Extracted entries section start
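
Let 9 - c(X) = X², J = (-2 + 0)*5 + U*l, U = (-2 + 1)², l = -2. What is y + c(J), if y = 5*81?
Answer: 270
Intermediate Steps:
U = 1 (U = (-1)² = 1)
y = 405
J = -12 (J = (-2 + 0)*5 + 1*(-2) = -2*5 - 2 = -10 - 2 = -12)
c(X) = 9 - X²
y + c(J) = 405 + (9 - 1*(-12)²) = 405 + (9 - 1*144) = 405 + (9 - 144) = 405 - 135 = 270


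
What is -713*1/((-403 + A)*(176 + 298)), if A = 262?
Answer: 713/66834 ≈ 0.010668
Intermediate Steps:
-713*1/((-403 + A)*(176 + 298)) = -713*1/((-403 + 262)*(176 + 298)) = -713/((-141*474)) = -713/(-66834) = -713*(-1/66834) = 713/66834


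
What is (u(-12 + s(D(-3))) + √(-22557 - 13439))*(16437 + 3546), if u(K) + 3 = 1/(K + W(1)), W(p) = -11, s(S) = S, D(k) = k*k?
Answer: -859269/14 + 39966*I*√8999 ≈ -61376.0 + 3.7913e+6*I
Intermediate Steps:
D(k) = k²
u(K) = -3 + 1/(-11 + K) (u(K) = -3 + 1/(K - 11) = -3 + 1/(-11 + K))
(u(-12 + s(D(-3))) + √(-22557 - 13439))*(16437 + 3546) = ((34 - 3*(-12 + (-3)²))/(-11 + (-12 + (-3)²)) + √(-22557 - 13439))*(16437 + 3546) = ((34 - 3*(-12 + 9))/(-11 + (-12 + 9)) + √(-35996))*19983 = ((34 - 3*(-3))/(-11 - 3) + 2*I*√8999)*19983 = ((34 + 9)/(-14) + 2*I*√8999)*19983 = (-1/14*43 + 2*I*√8999)*19983 = (-43/14 + 2*I*√8999)*19983 = -859269/14 + 39966*I*√8999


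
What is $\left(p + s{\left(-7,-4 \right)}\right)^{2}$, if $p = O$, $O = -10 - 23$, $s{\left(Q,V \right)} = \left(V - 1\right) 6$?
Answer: $3969$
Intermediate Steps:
$s{\left(Q,V \right)} = -6 + 6 V$ ($s{\left(Q,V \right)} = \left(-1 + V\right) 6 = -6 + 6 V$)
$O = -33$
$p = -33$
$\left(p + s{\left(-7,-4 \right)}\right)^{2} = \left(-33 + \left(-6 + 6 \left(-4\right)\right)\right)^{2} = \left(-33 - 30\right)^{2} = \left(-63\right)^{2} = 3969$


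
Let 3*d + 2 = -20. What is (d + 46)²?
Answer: 13456/9 ≈ 1495.1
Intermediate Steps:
d = -22/3 (d = -⅔ + (⅓)*(-20) = -⅔ - 20/3 = -22/3 ≈ -7.3333)
(d + 46)² = (-22/3 + 46)² = (116/3)² = 13456/9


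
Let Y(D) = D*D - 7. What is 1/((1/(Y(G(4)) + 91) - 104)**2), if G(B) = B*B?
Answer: 115600/1250258881 ≈ 9.2461e-5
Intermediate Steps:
G(B) = B**2
Y(D) = -7 + D**2 (Y(D) = D**2 - 7 = -7 + D**2)
1/((1/(Y(G(4)) + 91) - 104)**2) = 1/((1/((-7 + (4**2)**2) + 91) - 104)**2) = 1/((1/((-7 + 16**2) + 91) - 104)**2) = 1/((1/((-7 + 256) + 91) - 104)**2) = 1/((1/(249 + 91) - 104)**2) = 1/((1/340 - 104)**2) = 1/((-35359/340)**2) = 1/(1250258881/115600) = 115600/1250258881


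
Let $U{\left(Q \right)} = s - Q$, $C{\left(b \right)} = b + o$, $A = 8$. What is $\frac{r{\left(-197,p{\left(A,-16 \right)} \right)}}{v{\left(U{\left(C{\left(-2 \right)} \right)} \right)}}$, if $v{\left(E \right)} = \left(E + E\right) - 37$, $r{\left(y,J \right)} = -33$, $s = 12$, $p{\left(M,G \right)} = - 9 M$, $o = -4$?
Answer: $33$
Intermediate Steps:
$C{\left(b \right)} = -4 + b$ ($C{\left(b \right)} = b - 4 = -4 + b$)
$U{\left(Q \right)} = 12 - Q$
$v{\left(E \right)} = -37 + 2 E$ ($v{\left(E \right)} = 2 E - 37 = -37 + 2 E$)
$\frac{r{\left(-197,p{\left(A,-16 \right)} \right)}}{v{\left(U{\left(C{\left(-2 \right)} \right)} \right)}} = - \frac{33}{-37 + 2 \left(12 - \left(-4 - 2\right)\right)} = - \frac{33}{-37 + 2 \left(12 - -6\right)} = - \frac{33}{-37 + 2 \left(12 + 6\right)} = - \frac{33}{-37 + 2 \cdot 18} = - \frac{33}{-37 + 36} = - \frac{33}{-1} = \left(-33\right) \left(-1\right) = 33$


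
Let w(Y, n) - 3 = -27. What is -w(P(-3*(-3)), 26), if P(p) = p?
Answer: 24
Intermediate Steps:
w(Y, n) = -24 (w(Y, n) = 3 - 27 = -24)
-w(P(-3*(-3)), 26) = -1*(-24) = 24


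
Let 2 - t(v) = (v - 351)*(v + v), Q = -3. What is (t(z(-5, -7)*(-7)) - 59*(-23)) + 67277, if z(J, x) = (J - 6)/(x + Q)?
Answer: 3155601/50 ≈ 63112.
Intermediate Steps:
z(J, x) = (-6 + J)/(-3 + x) (z(J, x) = (J - 6)/(x - 3) = (-6 + J)/(-3 + x))
t(v) = 2 - 2*v*(-351 + v) (t(v) = 2 - (v - 351)*(v + v) = 2 - (-351 + v)*2*v = 2 - 2*v*(-351 + v))
(t(z(-5, -7)*(-7)) - 59*(-23)) + 67277 = ((2 - 2*49*(-6 - 5)**2/(-3 - 7)**2 + 702*(((-6 - 5)/(-3 - 7))*(-7))) - 59*(-23)) + 67277 = ((2 - 2*((-11/(-10))*(-7))**2 + 702*((-11/(-10))*(-7))) + 1357) + 67277 = ((2 - 2*(-1/10*(-11)*(-7))**2 + 702*(-1/10*(-11)*(-7))) + 1357) + 67277 = ((2 - 2*((11/10)*(-7))**2 + 702*((11/10)*(-7))) + 1357) + 67277 = ((2 - 2*(-77/10)**2 + 702*(-77/10)) + 1357) + 67277 = ((2 - 2*5929/100 - 27027/5) + 1357) + 67277 = ((2 - 5929/50 - 27027/5) + 1357) + 67277 = (-276099/50 + 1357) + 67277 = -208249/50 + 67277 = 3155601/50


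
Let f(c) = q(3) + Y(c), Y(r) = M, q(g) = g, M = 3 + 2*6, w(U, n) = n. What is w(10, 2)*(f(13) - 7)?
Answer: 22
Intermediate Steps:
M = 15 (M = 3 + 12 = 15)
Y(r) = 15
f(c) = 18 (f(c) = 3 + 15 = 18)
w(10, 2)*(f(13) - 7) = 2*(18 - 7) = 2*11 = 22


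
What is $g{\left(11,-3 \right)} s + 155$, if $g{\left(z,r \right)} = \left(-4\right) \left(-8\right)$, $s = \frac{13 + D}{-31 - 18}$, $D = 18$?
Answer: $\frac{6603}{49} \approx 134.76$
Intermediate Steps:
$s = - \frac{31}{49}$ ($s = \frac{13 + 18}{-31 - 18} = \frac{31}{-49} = 31 \left(- \frac{1}{49}\right) = - \frac{31}{49} \approx -0.63265$)
$g{\left(z,r \right)} = 32$
$g{\left(11,-3 \right)} s + 155 = 32 \left(- \frac{31}{49}\right) + 155 = - \frac{992}{49} + 155 = \frac{6603}{49}$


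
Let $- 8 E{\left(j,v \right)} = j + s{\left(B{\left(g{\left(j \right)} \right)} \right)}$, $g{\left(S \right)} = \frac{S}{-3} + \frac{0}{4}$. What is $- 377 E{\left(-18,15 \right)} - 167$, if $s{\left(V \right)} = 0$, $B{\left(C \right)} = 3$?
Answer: $- \frac{4061}{4} \approx -1015.3$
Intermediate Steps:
$g{\left(S \right)} = - \frac{S}{3}$ ($g{\left(S \right)} = S \left(- \frac{1}{3}\right) + 0 \cdot \frac{1}{4} = - \frac{S}{3} + 0 = - \frac{S}{3}$)
$E{\left(j,v \right)} = - \frac{j}{8}$ ($E{\left(j,v \right)} = - \frac{j + 0}{8} = - \frac{j}{8}$)
$- 377 E{\left(-18,15 \right)} - 167 = - 377 \left(\left(- \frac{1}{8}\right) \left(-18\right)\right) - 167 = \left(-377\right) \frac{9}{4} - 167 = - \frac{3393}{4} - 167 = - \frac{4061}{4}$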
Extracted entries section end
## [What is expected]
Take exactly the lines from the one containing "Answer: -859269/14 +" through the one containing "Answer: 115600/1250258881 ≈ 9.2461e-5" in the data above, and output them with nothing added.

## [Result of the exercise]
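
Answer: -859269/14 + 39966*I*√8999 ≈ -61376.0 + 3.7913e+6*I
Intermediate Steps:
D(k) = k²
u(K) = -3 + 1/(-11 + K) (u(K) = -3 + 1/(K - 11) = -3 + 1/(-11 + K))
(u(-12 + s(D(-3))) + √(-22557 - 13439))*(16437 + 3546) = ((34 - 3*(-12 + (-3)²))/(-11 + (-12 + (-3)²)) + √(-22557 - 13439))*(16437 + 3546) = ((34 - 3*(-12 + 9))/(-11 + (-12 + 9)) + √(-35996))*19983 = ((34 - 3*(-3))/(-11 - 3) + 2*I*√8999)*19983 = ((34 + 9)/(-14) + 2*I*√8999)*19983 = (-1/14*43 + 2*I*√8999)*19983 = (-43/14 + 2*I*√8999)*19983 = -859269/14 + 39966*I*√8999


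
What is $\left(p + s{\left(-7,-4 \right)}\right)^{2}$, if $p = O$, $O = -10 - 23$, $s{\left(Q,V \right)} = \left(V - 1\right) 6$?
Answer: $3969$
Intermediate Steps:
$s{\left(Q,V \right)} = -6 + 6 V$ ($s{\left(Q,V \right)} = \left(-1 + V\right) 6 = -6 + 6 V$)
$O = -33$
$p = -33$
$\left(p + s{\left(-7,-4 \right)}\right)^{2} = \left(-33 + \left(-6 + 6 \left(-4\right)\right)\right)^{2} = \left(-33 - 30\right)^{2} = \left(-63\right)^{2} = 3969$


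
Let 3*d + 2 = -20. What is (d + 46)²?
Answer: 13456/9 ≈ 1495.1
Intermediate Steps:
d = -22/3 (d = -⅔ + (⅓)*(-20) = -⅔ - 20/3 = -22/3 ≈ -7.3333)
(d + 46)² = (-22/3 + 46)² = (116/3)² = 13456/9


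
Let Y(D) = D*D - 7. What is 1/((1/(Y(G(4)) + 91) - 104)**2), if G(B) = B*B?
Answer: 115600/1250258881 ≈ 9.2461e-5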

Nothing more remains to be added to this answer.